All that is wanted is the span of lines from the one with "Given parameters v = 595, k" to the last line of the data, copied exactly.

Stored data:
=-=-=-=-=

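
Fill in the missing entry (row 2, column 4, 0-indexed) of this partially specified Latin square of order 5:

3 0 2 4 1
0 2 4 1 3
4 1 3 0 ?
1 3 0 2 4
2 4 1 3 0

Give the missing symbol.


Row 2 contains symbols [0, 1, 3, 4] — missing [2].
Column 4 contains symbols [0, 1, 3, 4] — missing [2].
The missing symbol must appear in both missing sets; intersection = [2].
Therefore the hidden value is 2.

Missing value = 2.


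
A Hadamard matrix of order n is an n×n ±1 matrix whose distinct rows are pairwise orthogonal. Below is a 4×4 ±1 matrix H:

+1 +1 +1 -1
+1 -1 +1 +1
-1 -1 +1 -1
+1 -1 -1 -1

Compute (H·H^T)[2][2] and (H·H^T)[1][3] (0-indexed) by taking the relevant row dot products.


Row 1 of H: [1, -1, 1, 1].
Row 2 of H: [-1, -1, 1, -1].
Row 3 of H: [1, -1, -1, -1].
(H·H^T)[2][2] = Σ_j H[2][j]·H[2][j] = (-1)² + (-1)² + (1)² + (-1)² = 1 + 1 + 1 + 1 = 4.
(H·H^T)[1][3] = Σ_j H[1][j]·H[3][j] = (1)·(1) + (-1)·(-1) + (1)·(-1) + (1)·(-1) = 1 + 1 + -1 + -1 = 0.
So rows 1 and 3 are orthogonal; the diagonal entry equals n = 4.

(2,2) entry = 4; (1,3) entry = 0.


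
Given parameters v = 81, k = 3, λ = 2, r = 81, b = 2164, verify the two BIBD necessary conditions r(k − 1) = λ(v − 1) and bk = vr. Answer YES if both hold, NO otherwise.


Condition (i): r(k − 1) = 81·2 = 162; λ(v − 1) = 2·80 = 160. Match? NO.
Condition (ii): bk = 2164·3 = 6492; vr = 81·81 = 6561. Match? NO.
Both conditions hold? NO.

NO


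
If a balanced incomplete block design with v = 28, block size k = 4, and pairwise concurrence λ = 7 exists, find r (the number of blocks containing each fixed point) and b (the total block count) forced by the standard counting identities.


Any 2-(v, k, λ) BIBD satisfies two necessary conditions:
  (i)  Each point sits in r blocks, and counting incidences through any fixed point gives r(k − 1) = λ(v − 1), so r = λ(v − 1)/(k − 1).
  (ii) Total incidences bk = vr, so b = vr/k.
Step 1: r = λ(v − 1)/(k − 1) = 7·(28 − 1)/(4 − 1) = 7·27/3 = 189/3 = 63.
Step 2: b = vr/k = 28·63/4 = 1764/4 = 441.
Check integrality: r = 63 ∈ Z ✓, b = 441 ∈ Z ✓.
(These identities are necessary conditions: they determine r and b for any design with these parameters, but do not by themselves prove that one exists.)

r = 63, b = 441.


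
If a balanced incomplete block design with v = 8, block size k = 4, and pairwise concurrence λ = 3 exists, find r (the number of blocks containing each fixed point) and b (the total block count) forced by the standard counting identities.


Any 2-(v, k, λ) BIBD satisfies two necessary conditions:
  (i)  Each point sits in r blocks, and counting incidences through any fixed point gives r(k − 1) = λ(v − 1), so r = λ(v − 1)/(k − 1).
  (ii) Total incidences bk = vr, so b = vr/k.
Step 1: r = λ(v − 1)/(k − 1) = 3·(8 − 1)/(4 − 1) = 3·7/3 = 21/3 = 7.
Step 2: b = vr/k = 8·7/4 = 56/4 = 14.
Check integrality: r = 7 ∈ Z ✓, b = 14 ∈ Z ✓.
(These identities are necessary conditions: they determine r and b for any design with these parameters, but do not by themselves prove that one exists.)

r = 7, b = 14.


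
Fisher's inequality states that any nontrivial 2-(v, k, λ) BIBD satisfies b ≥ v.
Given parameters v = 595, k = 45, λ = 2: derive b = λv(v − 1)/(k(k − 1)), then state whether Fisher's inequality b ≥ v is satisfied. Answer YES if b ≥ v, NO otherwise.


r = λ(v − 1)/(k − 1) = 2·594/44 = 27.
b = vr/k = 595·27/45 = 357.
Fisher's inequality: b ≥ v ⇔ 357 ≥ 595? NO.

NO


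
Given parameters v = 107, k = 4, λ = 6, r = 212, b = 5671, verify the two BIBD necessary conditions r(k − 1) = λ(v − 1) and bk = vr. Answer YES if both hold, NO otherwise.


Condition (i): r(k − 1) = 212·3 = 636; λ(v − 1) = 6·106 = 636. Match? YES.
Condition (ii): bk = 5671·4 = 22684; vr = 107·212 = 22684. Match? YES.
Both conditions hold? YES.

YES


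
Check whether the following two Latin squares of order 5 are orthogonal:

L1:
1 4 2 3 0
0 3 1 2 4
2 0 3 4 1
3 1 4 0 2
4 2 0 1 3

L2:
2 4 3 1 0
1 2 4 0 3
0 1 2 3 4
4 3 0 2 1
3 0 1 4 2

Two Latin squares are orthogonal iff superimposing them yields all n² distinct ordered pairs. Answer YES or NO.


Form the n² = 25 superimposed pairs (L1[i][j], L2[i][j]), row by row (rows and columns indexed from 0):
row 0: (1,2) (4,4) (2,3) (3,1) (0,0)
row 1: (0,1) (3,2) (1,4) (2,0) (4,3)
row 2: (2,0) (0,1) (3,2) (4,3) (1,4)
row 3: (3,4) (1,3) (4,0) (0,2) (2,1)
row 4: (4,3) (2,0) (0,1) (1,4) (3,2)
Orthogonality requires all 25 pairs distinct.
But the pair (2,0) repeats: cell (1,3) has L1 = 2, L2 = 0, and cell (2,0) has L1 = 2, L2 = 0.
A repeated pair means some other pair never occurs (only 15 distinct pairs out of 25), so the squares are not orthogonal.
Conclusion: NO.

NO


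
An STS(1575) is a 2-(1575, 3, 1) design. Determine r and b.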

=-=-=-=-=

- _Expected output_:
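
Given parameters v = 595, k = 45, λ = 2: derive b = λv(v − 1)/(k(k − 1)), then state whether Fisher's inequality b ≥ v is satisfied. Answer YES if b ≥ v, NO otherwise.


r = λ(v − 1)/(k − 1) = 2·594/44 = 27.
b = vr/k = 595·27/45 = 357.
Fisher's inequality: b ≥ v ⇔ 357 ≥ 595? NO.

NO


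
Given parameters v = 107, k = 4, λ = 6, r = 212, b = 5671, verify the two BIBD necessary conditions r(k − 1) = λ(v − 1) and bk = vr. Answer YES if both hold, NO otherwise.


Condition (i): r(k − 1) = 212·3 = 636; λ(v − 1) = 6·106 = 636. Match? YES.
Condition (ii): bk = 5671·4 = 22684; vr = 107·212 = 22684. Match? YES.
Both conditions hold? YES.

YES


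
Check whether the following two Latin squares of order 5 are orthogonal:

L1:
1 4 2 3 0
0 3 1 2 4
2 0 3 4 1
3 1 4 0 2
4 2 0 1 3

L2:
2 4 3 1 0
1 2 4 0 3
0 1 2 3 4
4 3 0 2 1
3 0 1 4 2

Two Latin squares are orthogonal iff superimposing them yields all n² distinct ordered pairs. Answer YES or NO.


Form the n² = 25 superimposed pairs (L1[i][j], L2[i][j]), row by row (rows and columns indexed from 0):
row 0: (1,2) (4,4) (2,3) (3,1) (0,0)
row 1: (0,1) (3,2) (1,4) (2,0) (4,3)
row 2: (2,0) (0,1) (3,2) (4,3) (1,4)
row 3: (3,4) (1,3) (4,0) (0,2) (2,1)
row 4: (4,3) (2,0) (0,1) (1,4) (3,2)
Orthogonality requires all 25 pairs distinct.
But the pair (2,0) repeats: cell (1,3) has L1 = 2, L2 = 0, and cell (2,0) has L1 = 2, L2 = 0.
A repeated pair means some other pair never occurs (only 15 distinct pairs out of 25), so the squares are not orthogonal.
Conclusion: NO.

NO


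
An STS(1575) is a 2-(1575, 3, 1) design. Determine r and b.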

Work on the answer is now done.